Start of Block

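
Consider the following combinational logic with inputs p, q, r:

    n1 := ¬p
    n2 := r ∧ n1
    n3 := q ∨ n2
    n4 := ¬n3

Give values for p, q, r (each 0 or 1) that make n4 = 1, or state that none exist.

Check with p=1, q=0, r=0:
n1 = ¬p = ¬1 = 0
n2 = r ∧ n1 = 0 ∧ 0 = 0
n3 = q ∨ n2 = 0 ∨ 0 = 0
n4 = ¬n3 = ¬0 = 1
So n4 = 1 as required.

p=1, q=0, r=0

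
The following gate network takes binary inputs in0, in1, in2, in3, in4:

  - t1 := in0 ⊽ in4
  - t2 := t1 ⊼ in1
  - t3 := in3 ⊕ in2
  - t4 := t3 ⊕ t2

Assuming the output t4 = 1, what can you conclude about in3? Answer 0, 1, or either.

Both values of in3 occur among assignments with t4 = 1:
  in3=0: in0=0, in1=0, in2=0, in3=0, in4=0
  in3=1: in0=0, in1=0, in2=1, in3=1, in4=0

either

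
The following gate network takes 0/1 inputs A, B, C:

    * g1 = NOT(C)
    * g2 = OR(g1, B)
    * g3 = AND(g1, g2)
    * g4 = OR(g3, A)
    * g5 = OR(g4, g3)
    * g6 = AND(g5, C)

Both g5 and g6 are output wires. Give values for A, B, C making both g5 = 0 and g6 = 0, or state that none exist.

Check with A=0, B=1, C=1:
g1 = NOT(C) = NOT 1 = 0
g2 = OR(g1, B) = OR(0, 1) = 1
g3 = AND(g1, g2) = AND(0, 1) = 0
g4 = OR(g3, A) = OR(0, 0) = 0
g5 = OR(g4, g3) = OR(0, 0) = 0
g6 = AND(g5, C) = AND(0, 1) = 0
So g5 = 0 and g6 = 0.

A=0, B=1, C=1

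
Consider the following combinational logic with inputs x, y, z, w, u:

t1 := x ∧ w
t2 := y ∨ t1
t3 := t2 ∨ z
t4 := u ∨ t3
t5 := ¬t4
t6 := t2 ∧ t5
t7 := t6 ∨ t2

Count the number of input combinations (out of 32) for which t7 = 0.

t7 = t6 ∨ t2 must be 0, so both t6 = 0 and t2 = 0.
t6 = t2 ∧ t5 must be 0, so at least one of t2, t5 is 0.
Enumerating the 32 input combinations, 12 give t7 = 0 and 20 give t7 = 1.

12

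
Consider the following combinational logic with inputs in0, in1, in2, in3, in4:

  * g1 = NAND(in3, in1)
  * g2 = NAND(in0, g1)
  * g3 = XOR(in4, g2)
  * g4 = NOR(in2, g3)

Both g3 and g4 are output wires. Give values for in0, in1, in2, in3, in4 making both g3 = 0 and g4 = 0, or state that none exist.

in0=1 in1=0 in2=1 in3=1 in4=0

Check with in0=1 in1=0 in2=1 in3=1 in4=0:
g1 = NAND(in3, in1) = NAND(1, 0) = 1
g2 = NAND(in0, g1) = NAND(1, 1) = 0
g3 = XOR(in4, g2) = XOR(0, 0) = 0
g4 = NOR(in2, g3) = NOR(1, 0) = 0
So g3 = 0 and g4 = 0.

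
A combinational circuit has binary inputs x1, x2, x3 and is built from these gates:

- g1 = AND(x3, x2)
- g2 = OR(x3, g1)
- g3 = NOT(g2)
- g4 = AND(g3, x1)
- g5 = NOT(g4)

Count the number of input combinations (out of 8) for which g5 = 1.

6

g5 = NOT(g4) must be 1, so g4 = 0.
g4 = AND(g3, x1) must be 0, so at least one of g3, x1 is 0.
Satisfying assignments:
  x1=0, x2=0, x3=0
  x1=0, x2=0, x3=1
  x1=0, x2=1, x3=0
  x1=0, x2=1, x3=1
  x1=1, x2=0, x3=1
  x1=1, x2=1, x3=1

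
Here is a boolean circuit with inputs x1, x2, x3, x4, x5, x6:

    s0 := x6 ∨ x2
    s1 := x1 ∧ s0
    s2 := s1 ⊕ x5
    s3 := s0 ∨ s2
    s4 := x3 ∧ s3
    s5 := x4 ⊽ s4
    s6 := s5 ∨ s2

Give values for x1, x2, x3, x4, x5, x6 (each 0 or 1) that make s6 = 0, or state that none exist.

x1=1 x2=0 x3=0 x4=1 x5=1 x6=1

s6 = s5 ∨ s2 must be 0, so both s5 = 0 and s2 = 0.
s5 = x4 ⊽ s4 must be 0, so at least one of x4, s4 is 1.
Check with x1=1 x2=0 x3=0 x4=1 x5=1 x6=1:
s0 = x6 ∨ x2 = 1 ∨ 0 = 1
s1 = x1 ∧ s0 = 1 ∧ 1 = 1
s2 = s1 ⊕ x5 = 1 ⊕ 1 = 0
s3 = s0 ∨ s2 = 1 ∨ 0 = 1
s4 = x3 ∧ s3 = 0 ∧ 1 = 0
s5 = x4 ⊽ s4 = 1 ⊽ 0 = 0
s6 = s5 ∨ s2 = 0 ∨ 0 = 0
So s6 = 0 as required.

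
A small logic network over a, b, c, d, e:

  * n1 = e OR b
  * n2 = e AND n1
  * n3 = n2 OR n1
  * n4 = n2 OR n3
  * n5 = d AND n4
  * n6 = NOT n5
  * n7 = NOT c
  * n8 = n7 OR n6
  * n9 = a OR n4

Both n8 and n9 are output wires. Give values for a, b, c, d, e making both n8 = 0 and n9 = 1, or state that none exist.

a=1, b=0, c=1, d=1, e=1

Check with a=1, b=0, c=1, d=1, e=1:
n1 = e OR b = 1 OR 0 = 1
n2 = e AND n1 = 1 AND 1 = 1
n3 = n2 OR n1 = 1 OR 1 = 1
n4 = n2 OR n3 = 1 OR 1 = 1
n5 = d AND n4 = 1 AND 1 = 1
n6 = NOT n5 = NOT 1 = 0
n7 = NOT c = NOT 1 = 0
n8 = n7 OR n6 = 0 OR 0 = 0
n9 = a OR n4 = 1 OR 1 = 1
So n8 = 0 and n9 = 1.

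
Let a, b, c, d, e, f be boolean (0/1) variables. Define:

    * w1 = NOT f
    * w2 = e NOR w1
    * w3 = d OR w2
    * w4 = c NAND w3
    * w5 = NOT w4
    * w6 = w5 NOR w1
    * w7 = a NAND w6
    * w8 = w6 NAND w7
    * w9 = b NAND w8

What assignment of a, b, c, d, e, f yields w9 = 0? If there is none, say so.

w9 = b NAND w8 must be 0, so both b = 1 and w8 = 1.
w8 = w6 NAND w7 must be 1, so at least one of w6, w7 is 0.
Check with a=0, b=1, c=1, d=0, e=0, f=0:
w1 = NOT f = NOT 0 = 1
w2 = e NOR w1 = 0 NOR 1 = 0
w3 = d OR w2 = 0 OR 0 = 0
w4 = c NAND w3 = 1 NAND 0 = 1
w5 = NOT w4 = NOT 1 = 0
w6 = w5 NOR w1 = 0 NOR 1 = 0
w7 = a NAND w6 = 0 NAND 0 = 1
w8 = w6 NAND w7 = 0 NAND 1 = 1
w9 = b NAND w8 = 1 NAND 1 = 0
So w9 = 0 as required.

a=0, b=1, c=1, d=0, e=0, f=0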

End of Block
Start of Block

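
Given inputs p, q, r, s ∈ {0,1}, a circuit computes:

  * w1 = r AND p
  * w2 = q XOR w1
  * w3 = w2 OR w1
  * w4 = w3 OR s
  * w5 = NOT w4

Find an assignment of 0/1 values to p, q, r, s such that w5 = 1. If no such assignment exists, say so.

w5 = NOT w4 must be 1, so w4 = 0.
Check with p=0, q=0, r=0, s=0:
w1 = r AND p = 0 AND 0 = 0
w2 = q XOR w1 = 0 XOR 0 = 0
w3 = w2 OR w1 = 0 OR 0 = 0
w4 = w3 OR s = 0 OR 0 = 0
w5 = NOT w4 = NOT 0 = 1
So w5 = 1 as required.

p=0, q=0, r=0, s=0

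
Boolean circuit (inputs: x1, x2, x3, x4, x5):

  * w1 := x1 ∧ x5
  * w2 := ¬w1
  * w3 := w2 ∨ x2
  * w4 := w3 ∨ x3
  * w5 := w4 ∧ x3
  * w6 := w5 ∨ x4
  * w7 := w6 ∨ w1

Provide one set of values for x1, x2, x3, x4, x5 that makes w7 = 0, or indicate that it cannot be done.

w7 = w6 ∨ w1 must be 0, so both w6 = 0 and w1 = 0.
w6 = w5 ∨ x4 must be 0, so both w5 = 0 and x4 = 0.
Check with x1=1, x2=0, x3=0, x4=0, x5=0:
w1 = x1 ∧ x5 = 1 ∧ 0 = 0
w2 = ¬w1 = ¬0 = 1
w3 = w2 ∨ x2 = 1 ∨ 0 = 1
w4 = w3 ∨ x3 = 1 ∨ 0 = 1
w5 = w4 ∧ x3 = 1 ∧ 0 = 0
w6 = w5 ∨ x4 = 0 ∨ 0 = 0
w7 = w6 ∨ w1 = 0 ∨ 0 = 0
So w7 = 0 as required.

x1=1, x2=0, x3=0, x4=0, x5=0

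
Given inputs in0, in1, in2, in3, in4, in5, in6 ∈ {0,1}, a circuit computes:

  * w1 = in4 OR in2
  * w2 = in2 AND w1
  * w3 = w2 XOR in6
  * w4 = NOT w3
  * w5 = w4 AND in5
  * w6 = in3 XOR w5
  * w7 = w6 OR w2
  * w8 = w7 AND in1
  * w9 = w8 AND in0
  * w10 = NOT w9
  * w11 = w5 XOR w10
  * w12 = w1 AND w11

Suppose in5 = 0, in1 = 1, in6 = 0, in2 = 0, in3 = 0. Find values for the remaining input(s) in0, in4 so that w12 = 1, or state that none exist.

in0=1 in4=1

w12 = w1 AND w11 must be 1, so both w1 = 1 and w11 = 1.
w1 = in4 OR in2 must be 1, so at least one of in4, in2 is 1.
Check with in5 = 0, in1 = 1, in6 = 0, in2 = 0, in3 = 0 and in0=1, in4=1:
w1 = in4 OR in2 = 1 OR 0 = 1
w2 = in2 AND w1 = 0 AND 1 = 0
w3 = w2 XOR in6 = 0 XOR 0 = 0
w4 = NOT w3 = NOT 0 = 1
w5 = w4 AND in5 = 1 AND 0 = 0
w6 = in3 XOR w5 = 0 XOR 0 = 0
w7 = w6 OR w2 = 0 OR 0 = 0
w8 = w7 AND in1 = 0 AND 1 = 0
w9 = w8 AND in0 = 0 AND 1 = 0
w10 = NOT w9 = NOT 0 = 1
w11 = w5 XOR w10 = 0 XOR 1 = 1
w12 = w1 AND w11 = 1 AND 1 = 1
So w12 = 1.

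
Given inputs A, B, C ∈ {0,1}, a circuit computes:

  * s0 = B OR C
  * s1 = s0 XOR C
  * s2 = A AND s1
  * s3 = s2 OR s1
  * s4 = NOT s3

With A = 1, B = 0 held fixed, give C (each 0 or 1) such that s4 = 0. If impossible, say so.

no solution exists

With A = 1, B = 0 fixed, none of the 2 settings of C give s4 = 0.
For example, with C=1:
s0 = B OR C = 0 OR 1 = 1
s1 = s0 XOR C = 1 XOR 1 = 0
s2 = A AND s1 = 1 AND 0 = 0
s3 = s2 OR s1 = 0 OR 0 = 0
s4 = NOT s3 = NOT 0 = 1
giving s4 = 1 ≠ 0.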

End of Block
Start of Block

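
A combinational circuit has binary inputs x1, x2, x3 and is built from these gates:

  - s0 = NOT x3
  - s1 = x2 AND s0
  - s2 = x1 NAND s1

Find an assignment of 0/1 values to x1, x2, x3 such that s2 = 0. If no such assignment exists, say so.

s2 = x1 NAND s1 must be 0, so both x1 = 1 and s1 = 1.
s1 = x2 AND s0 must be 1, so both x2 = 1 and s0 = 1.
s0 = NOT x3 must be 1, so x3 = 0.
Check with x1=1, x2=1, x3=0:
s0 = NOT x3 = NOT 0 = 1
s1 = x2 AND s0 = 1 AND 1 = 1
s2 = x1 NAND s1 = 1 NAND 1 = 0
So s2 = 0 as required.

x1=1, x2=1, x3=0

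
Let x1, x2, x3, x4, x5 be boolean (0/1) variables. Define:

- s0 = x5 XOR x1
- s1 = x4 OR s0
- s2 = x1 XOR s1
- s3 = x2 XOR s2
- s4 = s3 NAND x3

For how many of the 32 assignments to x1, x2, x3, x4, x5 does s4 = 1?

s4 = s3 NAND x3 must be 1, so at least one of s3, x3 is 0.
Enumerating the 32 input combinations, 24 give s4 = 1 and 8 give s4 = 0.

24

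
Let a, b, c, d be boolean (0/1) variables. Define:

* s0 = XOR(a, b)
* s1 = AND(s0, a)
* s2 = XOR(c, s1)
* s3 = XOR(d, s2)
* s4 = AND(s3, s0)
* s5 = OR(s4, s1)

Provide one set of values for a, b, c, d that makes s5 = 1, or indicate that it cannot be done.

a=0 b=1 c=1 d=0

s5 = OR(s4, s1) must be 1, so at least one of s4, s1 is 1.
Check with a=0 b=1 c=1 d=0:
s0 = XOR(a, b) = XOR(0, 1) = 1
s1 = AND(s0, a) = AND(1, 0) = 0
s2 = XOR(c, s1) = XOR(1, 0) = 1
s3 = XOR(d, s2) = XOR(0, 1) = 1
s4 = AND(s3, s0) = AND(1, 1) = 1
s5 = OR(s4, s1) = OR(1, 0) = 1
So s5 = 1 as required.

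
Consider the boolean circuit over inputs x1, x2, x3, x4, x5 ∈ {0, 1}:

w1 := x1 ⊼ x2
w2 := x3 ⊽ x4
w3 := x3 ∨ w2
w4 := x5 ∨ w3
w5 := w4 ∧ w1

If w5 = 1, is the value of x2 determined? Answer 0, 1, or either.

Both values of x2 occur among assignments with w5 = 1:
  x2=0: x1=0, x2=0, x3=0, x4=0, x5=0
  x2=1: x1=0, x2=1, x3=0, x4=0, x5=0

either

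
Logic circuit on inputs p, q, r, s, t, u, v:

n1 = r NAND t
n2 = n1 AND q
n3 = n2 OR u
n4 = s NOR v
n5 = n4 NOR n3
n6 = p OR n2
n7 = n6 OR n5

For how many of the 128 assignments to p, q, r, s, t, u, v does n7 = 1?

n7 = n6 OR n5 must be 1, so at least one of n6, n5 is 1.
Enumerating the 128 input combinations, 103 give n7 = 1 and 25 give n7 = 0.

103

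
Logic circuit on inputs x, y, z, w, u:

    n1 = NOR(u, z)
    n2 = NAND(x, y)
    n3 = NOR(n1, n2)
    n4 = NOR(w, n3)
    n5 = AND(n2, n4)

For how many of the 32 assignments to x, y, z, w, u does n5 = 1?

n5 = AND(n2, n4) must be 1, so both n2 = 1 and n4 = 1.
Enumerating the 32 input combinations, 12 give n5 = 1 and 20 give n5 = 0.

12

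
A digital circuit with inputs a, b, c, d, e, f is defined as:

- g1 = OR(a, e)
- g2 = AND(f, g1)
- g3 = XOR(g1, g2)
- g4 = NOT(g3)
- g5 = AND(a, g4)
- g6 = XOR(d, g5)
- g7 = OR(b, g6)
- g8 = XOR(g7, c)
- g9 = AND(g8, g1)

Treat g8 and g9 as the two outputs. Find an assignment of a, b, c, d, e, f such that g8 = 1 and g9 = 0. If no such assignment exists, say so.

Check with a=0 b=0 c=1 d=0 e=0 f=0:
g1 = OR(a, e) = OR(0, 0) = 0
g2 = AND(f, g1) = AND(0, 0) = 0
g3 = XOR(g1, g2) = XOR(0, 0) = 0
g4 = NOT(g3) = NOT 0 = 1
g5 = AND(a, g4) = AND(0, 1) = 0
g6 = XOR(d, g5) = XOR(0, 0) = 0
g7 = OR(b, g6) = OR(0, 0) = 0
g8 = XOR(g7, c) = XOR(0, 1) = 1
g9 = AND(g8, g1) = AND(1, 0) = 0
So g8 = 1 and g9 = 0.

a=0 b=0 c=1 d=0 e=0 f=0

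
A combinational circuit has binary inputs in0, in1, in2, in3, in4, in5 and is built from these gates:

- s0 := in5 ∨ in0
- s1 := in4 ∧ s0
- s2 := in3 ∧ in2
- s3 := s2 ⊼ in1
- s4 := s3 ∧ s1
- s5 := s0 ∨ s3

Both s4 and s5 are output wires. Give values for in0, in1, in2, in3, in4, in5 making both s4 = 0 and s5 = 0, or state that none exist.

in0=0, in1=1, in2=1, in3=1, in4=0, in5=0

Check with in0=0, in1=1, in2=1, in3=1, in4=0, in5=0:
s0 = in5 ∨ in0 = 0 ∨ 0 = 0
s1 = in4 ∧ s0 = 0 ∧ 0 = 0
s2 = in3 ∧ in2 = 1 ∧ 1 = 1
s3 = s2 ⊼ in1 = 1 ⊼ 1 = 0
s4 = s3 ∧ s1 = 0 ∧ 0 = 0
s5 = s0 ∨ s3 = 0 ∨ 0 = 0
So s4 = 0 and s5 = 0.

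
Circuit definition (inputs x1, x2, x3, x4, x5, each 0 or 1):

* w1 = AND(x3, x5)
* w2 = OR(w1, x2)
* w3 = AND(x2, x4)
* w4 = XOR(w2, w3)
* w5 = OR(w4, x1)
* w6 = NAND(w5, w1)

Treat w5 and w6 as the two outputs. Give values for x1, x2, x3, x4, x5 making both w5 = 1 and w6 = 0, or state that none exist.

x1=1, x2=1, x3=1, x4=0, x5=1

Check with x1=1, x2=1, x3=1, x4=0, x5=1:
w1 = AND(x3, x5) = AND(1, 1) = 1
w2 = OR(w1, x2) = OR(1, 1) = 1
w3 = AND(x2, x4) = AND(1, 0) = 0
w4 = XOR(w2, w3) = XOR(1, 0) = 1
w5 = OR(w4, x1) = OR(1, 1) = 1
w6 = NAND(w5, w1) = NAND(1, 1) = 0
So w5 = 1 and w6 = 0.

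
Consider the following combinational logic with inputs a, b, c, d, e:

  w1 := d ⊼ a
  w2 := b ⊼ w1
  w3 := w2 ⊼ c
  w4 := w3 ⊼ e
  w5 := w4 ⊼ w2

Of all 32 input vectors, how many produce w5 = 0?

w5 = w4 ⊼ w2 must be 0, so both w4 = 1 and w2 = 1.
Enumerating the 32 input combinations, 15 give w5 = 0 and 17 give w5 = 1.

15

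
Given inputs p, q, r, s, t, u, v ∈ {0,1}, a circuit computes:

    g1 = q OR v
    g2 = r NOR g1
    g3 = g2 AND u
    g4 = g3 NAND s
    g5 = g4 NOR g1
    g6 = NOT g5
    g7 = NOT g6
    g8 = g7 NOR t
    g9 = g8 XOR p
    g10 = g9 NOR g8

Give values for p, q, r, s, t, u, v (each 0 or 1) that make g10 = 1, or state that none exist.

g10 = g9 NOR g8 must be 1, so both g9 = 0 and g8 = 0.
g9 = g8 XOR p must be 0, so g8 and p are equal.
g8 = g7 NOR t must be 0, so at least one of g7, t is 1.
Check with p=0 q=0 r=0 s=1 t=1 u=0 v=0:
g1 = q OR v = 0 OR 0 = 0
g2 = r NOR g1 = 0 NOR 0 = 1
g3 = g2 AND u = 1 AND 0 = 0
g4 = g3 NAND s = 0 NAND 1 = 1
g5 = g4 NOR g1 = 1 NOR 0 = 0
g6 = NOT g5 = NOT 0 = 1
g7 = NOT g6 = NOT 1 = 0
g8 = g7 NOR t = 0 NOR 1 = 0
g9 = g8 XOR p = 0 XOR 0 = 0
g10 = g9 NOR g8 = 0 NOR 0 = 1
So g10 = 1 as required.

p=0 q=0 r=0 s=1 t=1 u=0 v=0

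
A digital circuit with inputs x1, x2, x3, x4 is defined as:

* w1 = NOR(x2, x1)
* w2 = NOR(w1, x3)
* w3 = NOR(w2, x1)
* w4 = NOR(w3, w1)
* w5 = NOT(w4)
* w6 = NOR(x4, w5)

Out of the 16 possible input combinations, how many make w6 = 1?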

End of Block

* PROBLEM REQUIREMENTS *
In the data above, start at the line that has "w2 := b ⊼ w1", stop after the line that has "Out of the 16", and print every line in between exactly as it stands.

* THE ANSWER *
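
  w2 := b ⊼ w1
  w3 := w2 ⊼ c
  w4 := w3 ⊼ e
  w5 := w4 ⊼ w2

Of all 32 input vectors, how many produce w5 = 0?

w5 = w4 ⊼ w2 must be 0, so both w4 = 1 and w2 = 1.
Enumerating the 32 input combinations, 15 give w5 = 0 and 17 give w5 = 1.

15

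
Given inputs p, q, r, s, t, u, v ∈ {0,1}, a circuit computes:

    g1 = q OR v
    g2 = r NOR g1
    g3 = g2 AND u
    g4 = g3 NAND s
    g5 = g4 NOR g1
    g6 = NOT g5
    g7 = NOT g6
    g8 = g7 NOR t
    g9 = g8 XOR p
    g10 = g9 NOR g8

Give values for p, q, r, s, t, u, v (each 0 or 1) that make g10 = 1, or state that none exist.

g10 = g9 NOR g8 must be 1, so both g9 = 0 and g8 = 0.
g9 = g8 XOR p must be 0, so g8 and p are equal.
g8 = g7 NOR t must be 0, so at least one of g7, t is 1.
Check with p=0 q=0 r=0 s=1 t=1 u=0 v=0:
g1 = q OR v = 0 OR 0 = 0
g2 = r NOR g1 = 0 NOR 0 = 1
g3 = g2 AND u = 1 AND 0 = 0
g4 = g3 NAND s = 0 NAND 1 = 1
g5 = g4 NOR g1 = 1 NOR 0 = 0
g6 = NOT g5 = NOT 0 = 1
g7 = NOT g6 = NOT 1 = 0
g8 = g7 NOR t = 0 NOR 1 = 0
g9 = g8 XOR p = 0 XOR 0 = 0
g10 = g9 NOR g8 = 0 NOR 0 = 1
So g10 = 1 as required.

p=0 q=0 r=0 s=1 t=1 u=0 v=0

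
A digital circuit with inputs x1, x2, x3, x4 is defined as:

* w1 = NOR(x2, x1)
* w2 = NOR(w1, x3)
* w3 = NOR(w2, x1)
* w4 = NOR(w3, w1)
* w5 = NOT(w4)
* w6 = NOR(x4, w5)

Out of the 16 possible input combinations, how many make w6 = 1?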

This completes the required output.